>>

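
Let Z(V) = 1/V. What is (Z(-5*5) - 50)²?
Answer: 1565001/625 ≈ 2504.0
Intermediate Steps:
(Z(-5*5) - 50)² = (1/(-5*5) - 50)² = (1/(-25) - 50)² = (-1/25 - 50)² = (-1251/25)² = 1565001/625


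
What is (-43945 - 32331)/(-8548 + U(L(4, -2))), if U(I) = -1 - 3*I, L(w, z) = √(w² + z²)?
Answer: 652083524/73085221 - 457656*√5/73085221 ≈ 8.9082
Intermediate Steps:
(-43945 - 32331)/(-8548 + U(L(4, -2))) = (-43945 - 32331)/(-8548 + (-1 - 3*√(4² + (-2)²))) = -76276/(-8548 + (-1 - 3*√(16 + 4))) = -76276/(-8548 + (-1 - 6*√5)) = -76276/(-8549 - 6*√5)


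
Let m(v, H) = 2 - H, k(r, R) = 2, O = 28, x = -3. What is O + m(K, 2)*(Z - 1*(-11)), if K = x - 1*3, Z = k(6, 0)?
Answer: 28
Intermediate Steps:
Z = 2
K = -6 (K = -3 - 1*3 = -3 - 3 = -6)
O + m(K, 2)*(Z - 1*(-11)) = 28 + (2 - 1*2)*(2 - 1*(-11)) = 28 + (2 - 2)*(2 + 11) = 28 + 0*13 = 28 + 0 = 28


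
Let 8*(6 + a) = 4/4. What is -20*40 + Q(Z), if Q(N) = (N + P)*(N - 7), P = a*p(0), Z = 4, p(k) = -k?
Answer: -812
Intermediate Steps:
a = -47/8 (a = -6 + (4/4)/8 = -6 + (4*(¼))/8 = -6 + (⅛)*1 = -6 + ⅛ = -47/8 ≈ -5.8750)
P = 0 (P = -(-47)*0/8 = -47/8*0 = 0)
Q(N) = N*(-7 + N) (Q(N) = (N + 0)*(N - 7) = N*(-7 + N))
-20*40 + Q(Z) = -20*40 + 4*(-7 + 4) = -800 + 4*(-3) = -800 - 12 = -812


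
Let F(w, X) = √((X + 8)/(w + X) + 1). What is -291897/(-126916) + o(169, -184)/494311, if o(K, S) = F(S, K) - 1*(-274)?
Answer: 144322672951/62735974876 + 3*I*√30/2471555 ≈ 2.3005 + 6.6483e-6*I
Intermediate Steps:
F(w, X) = √(1 + (8 + X)/(X + w)) (F(w, X) = √((8 + X)/(X + w) + 1) = √(1 + (8 + X)/(X + w)))
o(K, S) = 274 + √((8 + S + 2*K)/(K + S)) (o(K, S) = √((8 + S + 2*K)/(K + S)) - 1*(-274) = √((8 + S + 2*K)/(K + S)) + 274 = 274 + √((8 + S + 2*K)/(K + S)))
-291897/(-126916) + o(169, -184)/494311 = -291897/(-126916) + (274 + √((8 - 184 + 2*169)/(169 - 184)))/494311 = -291897*(-1/126916) + (274 + √((8 - 184 + 338)/(-15)))*(1/494311) = 291897/126916 + (274 + √(-1/15*162))*(1/494311) = 291897/126916 + (274 + √(-54/5))*(1/494311) = 291897/126916 + (274 + 3*I*√30/5)*(1/494311) = 291897/126916 + (274/494311 + 3*I*√30/2471555) = 144322672951/62735974876 + 3*I*√30/2471555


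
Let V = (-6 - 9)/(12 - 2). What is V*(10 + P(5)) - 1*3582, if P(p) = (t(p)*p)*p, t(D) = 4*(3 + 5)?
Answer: -4797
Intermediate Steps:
V = -3/2 (V = -15/10 = -15*1/10 = -3/2 ≈ -1.5000)
t(D) = 32 (t(D) = 4*8 = 32)
P(p) = 32*p**2 (P(p) = (32*p)*p = 32*p**2)
V*(10 + P(5)) - 1*3582 = -3*(10 + 32*5**2)/2 - 1*3582 = -3*(10 + 32*25)/2 - 3582 = -3*(10 + 800)/2 - 3582 = -3/2*810 - 3582 = -1215 - 3582 = -4797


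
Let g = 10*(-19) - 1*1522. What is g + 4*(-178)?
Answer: -2424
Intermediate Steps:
g = -1712 (g = -190 - 1522 = -1712)
g + 4*(-178) = -1712 + 4*(-178) = -1712 - 712 = -2424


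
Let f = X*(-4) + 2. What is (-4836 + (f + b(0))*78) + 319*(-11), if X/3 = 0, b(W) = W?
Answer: -8189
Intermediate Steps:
X = 0 (X = 3*0 = 0)
f = 2 (f = 0*(-4) + 2 = 0 + 2 = 2)
(-4836 + (f + b(0))*78) + 319*(-11) = (-4836 + (2 + 0)*78) + 319*(-11) = (-4836 + 2*78) - 3509 = (-4836 + 156) - 3509 = -4680 - 3509 = -8189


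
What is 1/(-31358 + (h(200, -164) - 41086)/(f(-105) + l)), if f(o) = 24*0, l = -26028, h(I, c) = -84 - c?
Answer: -13014/408072509 ≈ -3.1891e-5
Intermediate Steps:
f(o) = 0
1/(-31358 + (h(200, -164) - 41086)/(f(-105) + l)) = 1/(-31358 + ((-84 - 1*(-164)) - 41086)/(0 - 26028)) = 1/(-31358 + ((-84 + 164) - 41086)/(-26028)) = 1/(-31358 + (80 - 41086)*(-1/26028)) = 1/(-31358 - 41006*(-1/26028)) = 1/(-31358 + 20503/13014) = 1/(-408072509/13014) = -13014/408072509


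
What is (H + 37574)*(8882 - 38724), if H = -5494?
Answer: -957331360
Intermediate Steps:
(H + 37574)*(8882 - 38724) = (-5494 + 37574)*(8882 - 38724) = 32080*(-29842) = -957331360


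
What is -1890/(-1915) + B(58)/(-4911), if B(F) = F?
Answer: 1834144/1880913 ≈ 0.97513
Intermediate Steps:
-1890/(-1915) + B(58)/(-4911) = -1890/(-1915) + 58/(-4911) = -1890*(-1/1915) + 58*(-1/4911) = 378/383 - 58/4911 = 1834144/1880913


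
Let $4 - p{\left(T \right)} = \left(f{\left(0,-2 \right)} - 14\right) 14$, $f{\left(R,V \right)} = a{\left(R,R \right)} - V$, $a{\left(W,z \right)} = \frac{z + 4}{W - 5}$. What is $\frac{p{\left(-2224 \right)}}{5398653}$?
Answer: $\frac{916}{26993265} \approx 3.3934 \cdot 10^{-5}$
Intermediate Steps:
$a{\left(W,z \right)} = \frac{4 + z}{-5 + W}$
$f{\left(R,V \right)} = - V + \frac{4 + R}{-5 + R}$ ($f{\left(R,V \right)} = \frac{4 + R}{-5 + R} - V = - V + \frac{4 + R}{-5 + R}$)
$p{\left(T \right)} = \frac{916}{5}$ ($p{\left(T \right)} = 4 - \left(\frac{4 + 0 - - 2 \left(-5 + 0\right)}{-5 + 0} - 14\right) 14 = 4 - \left(\frac{4 + 0 - \left(-2\right) \left(-5\right)}{-5} - 14\right) 14 = 4 - \left(- \frac{4 + 0 - 10}{5} - 14\right) 14 = 4 - \left(\left(- \frac{1}{5}\right) \left(-6\right) - 14\right) 14 = 4 - \left(\frac{6}{5} - 14\right) 14 = 4 - \left(- \frac{64}{5}\right) 14 = 4 - - \frac{896}{5} = 4 + \frac{896}{5} = \frac{916}{5}$)
$\frac{p{\left(-2224 \right)}}{5398653} = \frac{916}{5 \cdot 5398653} = \frac{916}{5} \cdot \frac{1}{5398653} = \frac{916}{26993265}$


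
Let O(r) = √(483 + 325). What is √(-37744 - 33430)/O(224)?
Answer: I*√3594287/202 ≈ 9.3855*I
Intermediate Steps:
O(r) = 2*√202 (O(r) = √808 = 2*√202)
√(-37744 - 33430)/O(224) = √(-37744 - 33430)/((2*√202)) = √(-71174)*(√202/404) = (I*√71174)*(√202/404) = I*√3594287/202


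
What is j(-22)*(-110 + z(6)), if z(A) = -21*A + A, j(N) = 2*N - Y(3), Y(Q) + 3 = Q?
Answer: 10120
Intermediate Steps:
Y(Q) = -3 + Q
j(N) = 2*N (j(N) = 2*N - (-3 + 3) = 2*N - 1*0 = 2*N + 0 = 2*N)
z(A) = -20*A
j(-22)*(-110 + z(6)) = (2*(-22))*(-110 - 20*6) = -44*(-110 - 120) = -44*(-230) = 10120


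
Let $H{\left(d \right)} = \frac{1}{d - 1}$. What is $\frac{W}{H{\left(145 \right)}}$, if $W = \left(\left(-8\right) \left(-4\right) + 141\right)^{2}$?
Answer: $4309776$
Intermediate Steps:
$H{\left(d \right)} = \frac{1}{-1 + d}$
$W = 29929$ ($W = \left(32 + 141\right)^{2} = 173^{2} = 29929$)
$\frac{W}{H{\left(145 \right)}} = \frac{29929}{\frac{1}{-1 + 145}} = \frac{29929}{\frac{1}{144}} = 29929 \frac{1}{\frac{1}{144}} = 29929 \cdot 144 = 4309776$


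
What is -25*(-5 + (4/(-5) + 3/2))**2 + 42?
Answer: -1681/4 ≈ -420.25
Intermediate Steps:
-25*(-5 + (4/(-5) + 3/2))**2 + 42 = -25*(-5 + (4*(-1/5) + 3*(1/2)))**2 + 42 = -25*(-5 + (-4/5 + 3/2))**2 + 42 = -25*(-5 + 7/10)**2 + 42 = -25*(-43/10)**2 + 42 = -25*1849/100 + 42 = -1849/4 + 42 = -1681/4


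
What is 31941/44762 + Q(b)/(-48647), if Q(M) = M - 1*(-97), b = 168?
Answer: 1541971897/2177537014 ≈ 0.70813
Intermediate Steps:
Q(M) = 97 + M (Q(M) = M + 97 = 97 + M)
31941/44762 + Q(b)/(-48647) = 31941/44762 + (97 + 168)/(-48647) = 31941*(1/44762) + 265*(-1/48647) = 31941/44762 - 265/48647 = 1541971897/2177537014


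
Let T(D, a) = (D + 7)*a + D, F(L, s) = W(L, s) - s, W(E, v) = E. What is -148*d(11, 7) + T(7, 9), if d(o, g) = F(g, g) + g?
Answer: -903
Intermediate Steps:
F(L, s) = L - s
T(D, a) = D + a*(7 + D) (T(D, a) = (7 + D)*a + D = a*(7 + D) + D = D + a*(7 + D))
d(o, g) = g (d(o, g) = (g - g) + g = 0 + g = g)
-148*d(11, 7) + T(7, 9) = -148*7 + (7 + 7*9 + 7*9) = -1036 + (7 + 63 + 63) = -1036 + 133 = -903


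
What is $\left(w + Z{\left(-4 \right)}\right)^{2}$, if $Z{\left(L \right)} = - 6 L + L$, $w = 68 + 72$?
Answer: $25600$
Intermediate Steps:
$w = 140$
$Z{\left(L \right)} = - 5 L$
$\left(w + Z{\left(-4 \right)}\right)^{2} = \left(140 - -20\right)^{2} = \left(140 + 20\right)^{2} = 160^{2} = 25600$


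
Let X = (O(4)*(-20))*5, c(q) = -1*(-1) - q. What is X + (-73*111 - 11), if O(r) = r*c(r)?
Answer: -6914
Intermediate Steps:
c(q) = 1 - q
O(r) = r*(1 - r)
X = 1200 (X = ((4*(1 - 1*4))*(-20))*5 = ((4*(1 - 4))*(-20))*5 = ((4*(-3))*(-20))*5 = -12*(-20)*5 = 240*5 = 1200)
X + (-73*111 - 11) = 1200 + (-73*111 - 11) = 1200 + (-8103 - 11) = 1200 - 8114 = -6914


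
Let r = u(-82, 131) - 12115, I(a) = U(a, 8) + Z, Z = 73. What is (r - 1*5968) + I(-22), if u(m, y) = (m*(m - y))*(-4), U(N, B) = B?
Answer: -87866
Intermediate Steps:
u(m, y) = -4*m*(m - y)
I(a) = 81 (I(a) = 8 + 73 = 81)
r = -81979 (r = 4*(-82)*(131 - 1*(-82)) - 12115 = 4*(-82)*(131 + 82) - 12115 = 4*(-82)*213 - 12115 = -69864 - 12115 = -81979)
(r - 1*5968) + I(-22) = (-81979 - 1*5968) + 81 = (-81979 - 5968) + 81 = -87947 + 81 = -87866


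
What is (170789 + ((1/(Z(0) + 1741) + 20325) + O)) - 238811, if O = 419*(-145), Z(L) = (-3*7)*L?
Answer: -188814931/1741 ≈ -1.0845e+5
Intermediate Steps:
Z(L) = -21*L
O = -60755
(170789 + ((1/(Z(0) + 1741) + 20325) + O)) - 238811 = (170789 + ((1/(-21*0 + 1741) + 20325) - 60755)) - 238811 = (170789 + ((1/(0 + 1741) + 20325) - 60755)) - 238811 = (170789 + ((1/1741 + 20325) - 60755)) - 238811 = (170789 + (35385826/1741 - 60755)) - 238811 = (170789 - 70388629/1741) - 238811 = 226955020/1741 - 238811 = -188814931/1741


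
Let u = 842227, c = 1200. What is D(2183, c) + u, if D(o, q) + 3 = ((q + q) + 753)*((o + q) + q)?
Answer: 15292423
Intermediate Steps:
D(o, q) = -3 + (753 + 2*q)*(o + 2*q) (D(o, q) = -3 + ((q + q) + 753)*((o + q) + q) = -3 + (2*q + 753)*(o + 2*q) = -3 + (753 + 2*q)*(o + 2*q))
D(2183, c) + u = (-3 + 4*1200² + 753*2183 + 1506*1200 + 2*2183*1200) + 842227 = (-3 + 4*1440000 + 1643799 + 1807200 + 5239200) + 842227 = (-3 + 5760000 + 1643799 + 1807200 + 5239200) + 842227 = 14450196 + 842227 = 15292423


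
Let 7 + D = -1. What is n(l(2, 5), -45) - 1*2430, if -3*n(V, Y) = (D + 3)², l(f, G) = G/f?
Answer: -7315/3 ≈ -2438.3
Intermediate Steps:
D = -8 (D = -7 - 1 = -8)
n(V, Y) = -25/3 (n(V, Y) = -(-8 + 3)²/3 = -⅓*(-5)² = -⅓*25 = -25/3)
n(l(2, 5), -45) - 1*2430 = -25/3 - 1*2430 = -25/3 - 2430 = -7315/3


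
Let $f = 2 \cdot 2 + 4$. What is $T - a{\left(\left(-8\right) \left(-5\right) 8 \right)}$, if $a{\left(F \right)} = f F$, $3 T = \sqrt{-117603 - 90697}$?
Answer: $-2560 + \frac{10 i \sqrt{2083}}{3} \approx -2560.0 + 152.13 i$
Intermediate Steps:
$f = 8$ ($f = 4 + 4 = 8$)
$T = \frac{10 i \sqrt{2083}}{3}$ ($T = \frac{\sqrt{-117603 - 90697}}{3} = \frac{\sqrt{-208300}}{3} = \frac{10 i \sqrt{2083}}{3} \approx 152.13 i$)
$a{\left(F \right)} = 8 F$
$T - a{\left(\left(-8\right) \left(-5\right) 8 \right)} = \frac{10 i \sqrt{2083}}{3} - 8 \left(-8\right) \left(-5\right) 8 = \frac{10 i \sqrt{2083}}{3} - 8 \cdot 40 \cdot 8 = \frac{10 i \sqrt{2083}}{3} - 8 \cdot 320 = \frac{10 i \sqrt{2083}}{3} - 2560 = -2560 + \frac{10 i \sqrt{2083}}{3}$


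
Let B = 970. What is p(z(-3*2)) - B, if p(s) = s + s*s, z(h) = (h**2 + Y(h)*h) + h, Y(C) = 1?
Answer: -370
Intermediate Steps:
z(h) = h**2 + 2*h (z(h) = (h**2 + 1*h) + h = (h**2 + h) + h = (h + h**2) + h = h**2 + 2*h)
p(s) = s + s**2
p(z(-3*2)) - B = ((-3*2)*(2 - 3*2))*(1 + (-3*2)*(2 - 3*2)) - 1*970 = (-6*(2 - 6))*(1 - 6*(2 - 6)) - 970 = (-6*(-4))*(1 - 6*(-4)) - 970 = 24*(1 + 24) - 970 = 24*25 - 970 = 600 - 970 = -370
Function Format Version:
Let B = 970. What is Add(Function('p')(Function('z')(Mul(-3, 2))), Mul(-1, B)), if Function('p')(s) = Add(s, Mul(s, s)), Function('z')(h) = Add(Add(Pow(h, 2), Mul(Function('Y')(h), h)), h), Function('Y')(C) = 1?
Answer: -370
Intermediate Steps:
Function('z')(h) = Add(Pow(h, 2), Mul(2, h)) (Function('z')(h) = Add(Add(Pow(h, 2), Mul(1, h)), h) = Add(Add(Pow(h, 2), h), h) = Add(Add(h, Pow(h, 2)), h) = Add(Pow(h, 2), Mul(2, h)))
Function('p')(s) = Add(s, Pow(s, 2))
Add(Function('p')(Function('z')(Mul(-3, 2))), Mul(-1, B)) = Add(Mul(Mul(Mul(-3, 2), Add(2, Mul(-3, 2))), Add(1, Mul(Mul(-3, 2), Add(2, Mul(-3, 2))))), Mul(-1, 970)) = Add(Mul(Mul(-6, Add(2, -6)), Add(1, Mul(-6, Add(2, -6)))), -970) = Add(Mul(Mul(-6, -4), Add(1, Mul(-6, -4))), -970) = Add(Mul(24, Add(1, 24)), -970) = Add(Mul(24, 25), -970) = Add(600, -970) = -370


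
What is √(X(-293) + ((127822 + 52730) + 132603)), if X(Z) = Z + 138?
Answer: 10*√3130 ≈ 559.46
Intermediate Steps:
X(Z) = 138 + Z
√(X(-293) + ((127822 + 52730) + 132603)) = √((138 - 293) + ((127822 + 52730) + 132603)) = √(-155 + (180552 + 132603)) = √(-155 + 313155) = √313000 = 10*√3130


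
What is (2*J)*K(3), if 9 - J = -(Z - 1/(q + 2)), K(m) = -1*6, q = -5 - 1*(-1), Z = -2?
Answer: -90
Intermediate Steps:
q = -4 (q = -5 + 1 = -4)
K(m) = -6
J = 15/2 (J = 9 - (-1)*(-2 - 1/(-4 + 2)) = 9 - (-1)*(-2 - 1/(-2)) = 9 - (-1)*(-2 - 1*(-½)) = 9 - (-1)*(-2 + ½) = 9 - (-1)*(-3)/2 = 9 - 1*3/2 = 9 - 3/2 = 15/2 ≈ 7.5000)
(2*J)*K(3) = (2*(15/2))*(-6) = 15*(-6) = -90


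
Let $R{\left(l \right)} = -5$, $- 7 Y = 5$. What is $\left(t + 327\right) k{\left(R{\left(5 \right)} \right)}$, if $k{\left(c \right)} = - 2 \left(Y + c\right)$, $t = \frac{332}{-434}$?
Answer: $\frac{5663440}{1519} \approx 3728.4$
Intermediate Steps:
$Y = - \frac{5}{7}$ ($Y = \left(- \frac{1}{7}\right) 5 = - \frac{5}{7} \approx -0.71429$)
$t = - \frac{166}{217}$ ($t = 332 \left(- \frac{1}{434}\right) = - \frac{166}{217} \approx -0.76498$)
$k{\left(c \right)} = \frac{10}{7} - 2 c$ ($k{\left(c \right)} = - 2 \left(- \frac{5}{7} + c\right) = \frac{10}{7} - 2 c$)
$\left(t + 327\right) k{\left(R{\left(5 \right)} \right)} = \left(- \frac{166}{217} + 327\right) \left(\frac{10}{7} - -10\right) = \frac{70793 \left(\frac{10}{7} + 10\right)}{217} = \frac{70793}{217} \cdot \frac{80}{7} = \frac{5663440}{1519}$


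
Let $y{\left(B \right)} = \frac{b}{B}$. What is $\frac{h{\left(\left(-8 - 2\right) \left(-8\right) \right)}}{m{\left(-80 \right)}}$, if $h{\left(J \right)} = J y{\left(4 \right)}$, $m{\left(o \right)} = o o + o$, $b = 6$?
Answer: $\frac{3}{158} \approx 0.018987$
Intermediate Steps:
$y{\left(B \right)} = \frac{6}{B}$
$m{\left(o \right)} = o + o^{2}$ ($m{\left(o \right)} = o^{2} + o = o + o^{2}$)
$h{\left(J \right)} = \frac{3 J}{2}$ ($h{\left(J \right)} = J \frac{6}{4} = J 6 \cdot \frac{1}{4} = J \frac{3}{2} = \frac{3 J}{2}$)
$\frac{h{\left(\left(-8 - 2\right) \left(-8\right) \right)}}{m{\left(-80 \right)}} = \frac{\frac{3}{2} \left(-8 - 2\right) \left(-8\right)}{\left(-80\right) \left(1 - 80\right)} = \frac{\frac{3}{2} \left(\left(-10\right) \left(-8\right)\right)}{\left(-80\right) \left(-79\right)} = \frac{\frac{3}{2} \cdot 80}{6320} = 120 \cdot \frac{1}{6320} = \frac{3}{158}$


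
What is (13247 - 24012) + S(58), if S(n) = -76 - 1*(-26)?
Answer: -10815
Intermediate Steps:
S(n) = -50 (S(n) = -76 + 26 = -50)
(13247 - 24012) + S(58) = (13247 - 24012) - 50 = -10765 - 50 = -10815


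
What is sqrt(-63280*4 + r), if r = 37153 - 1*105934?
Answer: I*sqrt(321901) ≈ 567.36*I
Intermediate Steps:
r = -68781 (r = 37153 - 105934 = -68781)
sqrt(-63280*4 + r) = sqrt(-63280*4 - 68781) = sqrt(-253120 - 68781) = sqrt(-321901) = I*sqrt(321901)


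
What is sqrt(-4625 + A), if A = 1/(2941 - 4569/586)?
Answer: I*sqrt(1725087729463)/19313 ≈ 68.007*I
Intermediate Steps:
A = 586/1718857 (A = 1/(2941 - 4569*1/586) = 1/(2941 - 4569/586) = 1/(1718857/586) = 586/1718857 ≈ 0.00034092)
sqrt(-4625 + A) = sqrt(-4625 + 586/1718857) = sqrt(-7949713039/1718857) = I*sqrt(1725087729463)/19313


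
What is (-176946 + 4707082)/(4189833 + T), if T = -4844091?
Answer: -2265068/327129 ≈ -6.9241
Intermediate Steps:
(-176946 + 4707082)/(4189833 + T) = (-176946 + 4707082)/(4189833 - 4844091) = 4530136/(-654258) = 4530136*(-1/654258) = -2265068/327129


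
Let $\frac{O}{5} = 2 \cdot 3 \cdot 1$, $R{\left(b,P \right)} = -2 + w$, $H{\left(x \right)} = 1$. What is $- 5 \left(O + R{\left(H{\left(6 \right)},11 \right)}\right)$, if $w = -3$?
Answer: $-125$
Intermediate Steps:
$R{\left(b,P \right)} = -5$ ($R{\left(b,P \right)} = -2 - 3 = -5$)
$O = 30$ ($O = 5 \cdot 2 \cdot 3 \cdot 1 = 5 \cdot 6 \cdot 1 = 5 \cdot 6 = 30$)
$- 5 \left(O + R{\left(H{\left(6 \right)},11 \right)}\right) = - 5 \left(30 - 5\right) = \left(-5\right) 25 = -125$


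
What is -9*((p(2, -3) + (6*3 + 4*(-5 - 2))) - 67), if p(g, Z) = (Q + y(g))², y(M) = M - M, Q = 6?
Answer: 369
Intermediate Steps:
y(M) = 0
p(g, Z) = 36 (p(g, Z) = (6 + 0)² = 6² = 36)
-9*((p(2, -3) + (6*3 + 4*(-5 - 2))) - 67) = -9*((36 + (6*3 + 4*(-5 - 2))) - 67) = -9*((36 + (18 + 4*(-7))) - 67) = -9*((36 + (18 - 28)) - 67) = -9*((36 - 10) - 67) = -9*(26 - 67) = -9*(-41) = 369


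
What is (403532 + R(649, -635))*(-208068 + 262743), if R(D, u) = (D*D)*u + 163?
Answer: -14601447544500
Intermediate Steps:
R(D, u) = 163 + u*D² (R(D, u) = D²*u + 163 = u*D² + 163 = 163 + u*D²)
(403532 + R(649, -635))*(-208068 + 262743) = (403532 + (163 - 635*649²))*(-208068 + 262743) = (403532 + (163 - 635*421201))*54675 = (403532 + (163 - 267462635))*54675 = (403532 - 267462472)*54675 = -267058940*54675 = -14601447544500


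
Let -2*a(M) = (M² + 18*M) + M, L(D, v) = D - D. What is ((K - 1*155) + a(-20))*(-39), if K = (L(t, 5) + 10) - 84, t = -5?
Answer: 9321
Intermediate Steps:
L(D, v) = 0
K = -74 (K = (0 + 10) - 84 = 10 - 84 = -74)
a(M) = -19*M/2 - M²/2 (a(M) = -((M² + 18*M) + M)/2 = -(M² + 19*M)/2 = -19*M/2 - M²/2)
((K - 1*155) + a(-20))*(-39) = ((-74 - 1*155) - ½*(-20)*(19 - 20))*(-39) = ((-74 - 155) - ½*(-20)*(-1))*(-39) = (-229 - 10)*(-39) = -239*(-39) = 9321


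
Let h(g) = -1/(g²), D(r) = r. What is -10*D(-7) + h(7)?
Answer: 3429/49 ≈ 69.980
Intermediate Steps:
h(g) = -1/g²
-10*D(-7) + h(7) = -10*(-7) - 1/7² = 70 - 1*1/49 = 70 - 1/49 = 3429/49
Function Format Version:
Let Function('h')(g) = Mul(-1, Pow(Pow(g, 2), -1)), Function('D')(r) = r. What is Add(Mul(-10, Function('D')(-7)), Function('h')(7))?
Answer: Rational(3429, 49) ≈ 69.980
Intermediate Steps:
Function('h')(g) = Mul(-1, Pow(g, -2))
Add(Mul(-10, Function('D')(-7)), Function('h')(7)) = Add(Mul(-10, -7), Mul(-1, Pow(7, -2))) = Add(70, Mul(-1, Rational(1, 49))) = Add(70, Rational(-1, 49)) = Rational(3429, 49)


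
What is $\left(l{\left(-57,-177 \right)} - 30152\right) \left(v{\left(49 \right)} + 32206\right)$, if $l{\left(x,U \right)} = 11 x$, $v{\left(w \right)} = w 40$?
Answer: $-1051595314$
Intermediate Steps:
$v{\left(w \right)} = 40 w$
$\left(l{\left(-57,-177 \right)} - 30152\right) \left(v{\left(49 \right)} + 32206\right) = \left(11 \left(-57\right) - 30152\right) \left(40 \cdot 49 + 32206\right) = \left(-627 - 30152\right) \left(1960 + 32206\right) = \left(-627 - 30152\right) 34166 = \left(-30779\right) 34166 = -1051595314$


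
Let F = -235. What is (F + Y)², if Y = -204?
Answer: 192721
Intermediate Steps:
(F + Y)² = (-235 - 204)² = (-439)² = 192721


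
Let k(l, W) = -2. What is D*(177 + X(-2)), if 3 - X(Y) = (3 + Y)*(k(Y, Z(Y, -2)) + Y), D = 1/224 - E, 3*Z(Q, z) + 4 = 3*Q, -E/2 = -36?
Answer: -370921/28 ≈ -13247.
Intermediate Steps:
E = 72 (E = -2*(-36) = 72)
Z(Q, z) = -4/3 + Q (Z(Q, z) = -4/3 + (3*Q)/3 = -4/3 + Q)
D = -16127/224 (D = 1/224 - 1*72 = 1/224 - 72 = -16127/224 ≈ -71.995)
X(Y) = 3 - (-2 + Y)*(3 + Y) (X(Y) = 3 - (3 + Y)*(-2 + Y) = 3 - (-2 + Y)*(3 + Y))
D*(177 + X(-2)) = -16127*(177 + (9 - 1*(-2) - 1*(-2)**2))/224 = -16127*(177 + (9 + 2 - 1*4))/224 = -16127*(177 + (9 + 2 - 4))/224 = -16127*(177 + 7)/224 = -16127/224*184 = -370921/28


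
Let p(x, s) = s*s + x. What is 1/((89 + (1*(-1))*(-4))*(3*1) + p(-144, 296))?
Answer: 1/87751 ≈ 1.1396e-5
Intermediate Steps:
p(x, s) = x + s² (p(x, s) = s² + x = x + s²)
1/((89 + (1*(-1))*(-4))*(3*1) + p(-144, 296)) = 1/((89 + (1*(-1))*(-4))*(3*1) + (-144 + 296²)) = 1/((89 - 1*(-4))*3 + (-144 + 87616)) = 1/((89 + 4)*3 + 87472) = 1/(93*3 + 87472) = 1/(279 + 87472) = 1/87751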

<<

• [Exercise directions]
In the listing above, transcribe exactly everything from the line containing "Answer: -14601447544500" down to the line containing "Answer: Rational(3429, 49) ≈ 69.980", including both and nothing more.

• [Exercise response]
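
Answer: -14601447544500
Intermediate Steps:
R(D, u) = 163 + u*D² (R(D, u) = D²*u + 163 = u*D² + 163 = 163 + u*D²)
(403532 + R(649, -635))*(-208068 + 262743) = (403532 + (163 - 635*649²))*(-208068 + 262743) = (403532 + (163 - 635*421201))*54675 = (403532 + (163 - 267462635))*54675 = (403532 - 267462472)*54675 = -267058940*54675 = -14601447544500


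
Let -2*a(M) = (M² + 18*M) + M, L(D, v) = D - D. What is ((K - 1*155) + a(-20))*(-39), if K = (L(t, 5) + 10) - 84, t = -5?
Answer: 9321
Intermediate Steps:
L(D, v) = 0
K = -74 (K = (0 + 10) - 84 = 10 - 84 = -74)
a(M) = -19*M/2 - M²/2 (a(M) = -((M² + 18*M) + M)/2 = -(M² + 19*M)/2 = -19*M/2 - M²/2)
((K - 1*155) + a(-20))*(-39) = ((-74 - 1*155) - ½*(-20)*(19 - 20))*(-39) = ((-74 - 155) - ½*(-20)*(-1))*(-39) = (-229 - 10)*(-39) = -239*(-39) = 9321


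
Let h(g) = -1/(g²), D(r) = r. What is -10*D(-7) + h(7)?
Answer: 3429/49 ≈ 69.980
Intermediate Steps:
h(g) = -1/g²
-10*D(-7) + h(7) = -10*(-7) - 1/7² = 70 - 1*1/49 = 70 - 1/49 = 3429/49
Function Format Version:
Let Function('h')(g) = Mul(-1, Pow(Pow(g, 2), -1)), Function('D')(r) = r. What is Add(Mul(-10, Function('D')(-7)), Function('h')(7))?
Answer: Rational(3429, 49) ≈ 69.980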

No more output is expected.